-- TO DO --
Copy the whole listing below exactly.

-- THE RECORDS --
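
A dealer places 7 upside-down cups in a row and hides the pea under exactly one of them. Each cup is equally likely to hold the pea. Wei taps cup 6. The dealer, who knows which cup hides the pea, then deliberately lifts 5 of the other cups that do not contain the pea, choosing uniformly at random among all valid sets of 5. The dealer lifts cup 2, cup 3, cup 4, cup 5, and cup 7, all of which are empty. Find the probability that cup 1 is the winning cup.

Condition on the true location of the pea.
If it is under cup 1 (prior 1/7): the dealer has no choice, probability 1; weight (1/7)·1 = 1/7.
If it is under any of cups 2, 3, 4, 5, and 7 (prior 1/7 each): that cup was opened and seen not to hold the prize — ruled out; weight (1/7)·0 = 0 each.
If it is under cup 6 (prior 1/7): the dealer has 6 equally likely choices, so probability 1/6; weight (1/7)·(1/6) = 1/42.
The weights sum to 1/6.
So P(the pea under cup 1 | the dealer opened cup 2, cup 3, cup 4, cup 5, and cup 7) = (1/7) / (1/6) = 6/7.

6/7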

-- YOUR SOLUTION --
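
A dealer places 7 upside-down cups in a row and hides the pea under exactly one of them. Each cup is equally likely to hold the pea. Wei taps cup 6. The dealer, who knows which cup hides the pea, then deliberately lifts 5 of the other cups that do not contain the pea, choosing uniformly at random among all valid sets of 5. The dealer lifts cup 2, cup 3, cup 4, cup 5, and cup 7, all of which are empty. Find the probability that cup 1 is the winning cup.

Condition on the true location of the pea.
If it is under cup 1 (prior 1/7): the dealer has no choice, probability 1; weight (1/7)·1 = 1/7.
If it is under any of cups 2, 3, 4, 5, and 7 (prior 1/7 each): that cup was opened and seen not to hold the prize — ruled out; weight (1/7)·0 = 0 each.
If it is under cup 6 (prior 1/7): the dealer has 6 equally likely choices, so probability 1/6; weight (1/7)·(1/6) = 1/42.
The weights sum to 1/6.
So P(the pea under cup 1 | the dealer opened cup 2, cup 3, cup 4, cup 5, and cup 7) = (1/7) / (1/6) = 6/7.

6/7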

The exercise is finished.